*** Block opens ***
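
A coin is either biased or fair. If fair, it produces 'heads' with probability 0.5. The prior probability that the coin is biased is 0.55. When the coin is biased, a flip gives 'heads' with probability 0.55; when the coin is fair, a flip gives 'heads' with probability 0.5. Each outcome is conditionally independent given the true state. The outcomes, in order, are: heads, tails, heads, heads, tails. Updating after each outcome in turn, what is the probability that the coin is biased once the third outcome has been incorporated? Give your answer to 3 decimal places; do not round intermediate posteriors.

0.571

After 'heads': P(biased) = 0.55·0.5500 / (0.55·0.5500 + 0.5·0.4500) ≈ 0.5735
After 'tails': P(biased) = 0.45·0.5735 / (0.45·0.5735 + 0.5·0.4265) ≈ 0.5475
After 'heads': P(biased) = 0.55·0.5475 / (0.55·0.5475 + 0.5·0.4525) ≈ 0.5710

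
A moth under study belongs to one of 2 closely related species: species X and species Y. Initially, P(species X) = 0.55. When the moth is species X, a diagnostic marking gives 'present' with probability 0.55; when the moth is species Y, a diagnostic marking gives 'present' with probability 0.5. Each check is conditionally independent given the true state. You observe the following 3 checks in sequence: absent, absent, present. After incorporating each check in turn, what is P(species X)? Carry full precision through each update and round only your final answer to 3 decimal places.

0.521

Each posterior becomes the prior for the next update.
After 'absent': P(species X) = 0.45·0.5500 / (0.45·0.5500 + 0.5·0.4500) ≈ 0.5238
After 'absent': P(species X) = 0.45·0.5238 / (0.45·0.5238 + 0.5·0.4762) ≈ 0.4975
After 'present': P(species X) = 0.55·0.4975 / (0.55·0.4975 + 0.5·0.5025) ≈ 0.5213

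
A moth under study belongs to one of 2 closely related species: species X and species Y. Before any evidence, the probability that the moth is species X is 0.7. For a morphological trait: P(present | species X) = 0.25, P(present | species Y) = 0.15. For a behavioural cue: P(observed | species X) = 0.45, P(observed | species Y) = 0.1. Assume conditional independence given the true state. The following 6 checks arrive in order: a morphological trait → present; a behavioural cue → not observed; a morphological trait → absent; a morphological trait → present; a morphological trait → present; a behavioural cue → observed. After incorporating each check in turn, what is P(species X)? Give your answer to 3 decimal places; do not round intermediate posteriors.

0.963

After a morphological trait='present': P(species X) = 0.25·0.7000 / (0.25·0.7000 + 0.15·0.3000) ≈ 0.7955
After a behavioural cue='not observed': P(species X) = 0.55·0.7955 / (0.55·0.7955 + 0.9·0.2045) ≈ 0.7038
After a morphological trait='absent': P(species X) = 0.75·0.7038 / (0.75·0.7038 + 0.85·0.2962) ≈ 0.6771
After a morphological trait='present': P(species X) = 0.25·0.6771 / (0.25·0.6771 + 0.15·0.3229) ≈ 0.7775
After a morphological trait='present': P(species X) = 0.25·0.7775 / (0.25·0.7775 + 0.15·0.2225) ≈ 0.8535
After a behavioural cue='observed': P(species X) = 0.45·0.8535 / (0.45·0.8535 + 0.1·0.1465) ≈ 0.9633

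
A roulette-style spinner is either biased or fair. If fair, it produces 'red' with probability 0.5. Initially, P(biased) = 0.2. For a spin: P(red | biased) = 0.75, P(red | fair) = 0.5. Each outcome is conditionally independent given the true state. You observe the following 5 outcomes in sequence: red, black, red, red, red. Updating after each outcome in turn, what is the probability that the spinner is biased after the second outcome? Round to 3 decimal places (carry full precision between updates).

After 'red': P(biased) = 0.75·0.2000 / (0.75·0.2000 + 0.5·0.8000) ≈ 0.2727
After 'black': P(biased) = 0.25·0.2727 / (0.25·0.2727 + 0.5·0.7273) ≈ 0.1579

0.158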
*** Block closes ***
■ **EXERCISE REQUIREMENTS**:
Each record should be repeated in full, exactly as it is written.

■ **OUTPUT OF THE EXERCISE**:
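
A coin is either biased or fair. If fair, it produces 'heads' with probability 0.5. The prior probability that the coin is biased is 0.55. When the coin is biased, a flip gives 'heads' with probability 0.55; when the coin is fair, a flip gives 'heads' with probability 0.5. Each outcome is conditionally independent given the true state. The outcomes, in order, are: heads, tails, heads, heads, tails. Updating after each outcome in turn, what is the probability that the coin is biased once the third outcome has been incorporated? Give your answer to 3 decimal places; do not round intermediate posteriors.

0.571

After 'heads': P(biased) = 0.55·0.5500 / (0.55·0.5500 + 0.5·0.4500) ≈ 0.5735
After 'tails': P(biased) = 0.45·0.5735 / (0.45·0.5735 + 0.5·0.4265) ≈ 0.5475
After 'heads': P(biased) = 0.55·0.5475 / (0.55·0.5475 + 0.5·0.4525) ≈ 0.5710

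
A moth under study belongs to one of 2 closely related species: species X and species Y. Initially, P(species X) = 0.55. When the moth is species X, a diagnostic marking gives 'present' with probability 0.55; when the moth is species Y, a diagnostic marking gives 'present' with probability 0.5. Each check is conditionally independent given the true state. You observe the following 3 checks in sequence: absent, absent, present. After incorporating each check in turn, what is P(species X)? Carry full precision through each update and round only your final answer to 3 decimal places.

0.521

Each posterior becomes the prior for the next update.
After 'absent': P(species X) = 0.45·0.5500 / (0.45·0.5500 + 0.5·0.4500) ≈ 0.5238
After 'absent': P(species X) = 0.45·0.5238 / (0.45·0.5238 + 0.5·0.4762) ≈ 0.4975
After 'present': P(species X) = 0.55·0.4975 / (0.55·0.4975 + 0.5·0.5025) ≈ 0.5213

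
A moth under study belongs to one of 2 closely related species: species X and species Y. Before any evidence, the probability that the moth is species X is 0.7. For a morphological trait: P(present | species X) = 0.25, P(present | species Y) = 0.15. For a behavioural cue: P(observed | species X) = 0.45, P(observed | species Y) = 0.1. Assume conditional independence given the true state. The following 6 checks arrive in order: a morphological trait → present; a behavioural cue → not observed; a morphological trait → absent; a morphological trait → present; a morphological trait → present; a behavioural cue → observed. After incorporating each check in turn, what is P(species X)? Give your answer to 3 decimal places; do not round intermediate posteriors.

0.963

After a morphological trait='present': P(species X) = 0.25·0.7000 / (0.25·0.7000 + 0.15·0.3000) ≈ 0.7955
After a behavioural cue='not observed': P(species X) = 0.55·0.7955 / (0.55·0.7955 + 0.9·0.2045) ≈ 0.7038
After a morphological trait='absent': P(species X) = 0.75·0.7038 / (0.75·0.7038 + 0.85·0.2962) ≈ 0.6771
After a morphological trait='present': P(species X) = 0.25·0.6771 / (0.25·0.6771 + 0.15·0.3229) ≈ 0.7775
After a morphological trait='present': P(species X) = 0.25·0.7775 / (0.25·0.7775 + 0.15·0.2225) ≈ 0.8535
After a behavioural cue='observed': P(species X) = 0.45·0.8535 / (0.45·0.8535 + 0.1·0.1465) ≈ 0.9633

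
A roulette-style spinner is either biased or fair. If fair, it produces 'red' with probability 0.5. Initially, P(biased) = 0.2. For a spin: P(red | biased) = 0.75, P(red | fair) = 0.5. Each outcome is conditionally independent given the true state. You observe the following 5 outcomes in sequence: red, black, red, red, red. Updating after each outcome in turn, what is the probability that the spinner is biased after the second outcome? Round to 3 decimal places (carry full precision between updates).

After 'red': P(biased) = 0.75·0.2000 / (0.75·0.2000 + 0.5·0.8000) ≈ 0.2727
After 'black': P(biased) = 0.25·0.2727 / (0.25·0.2727 + 0.5·0.7273) ≈ 0.1579

0.158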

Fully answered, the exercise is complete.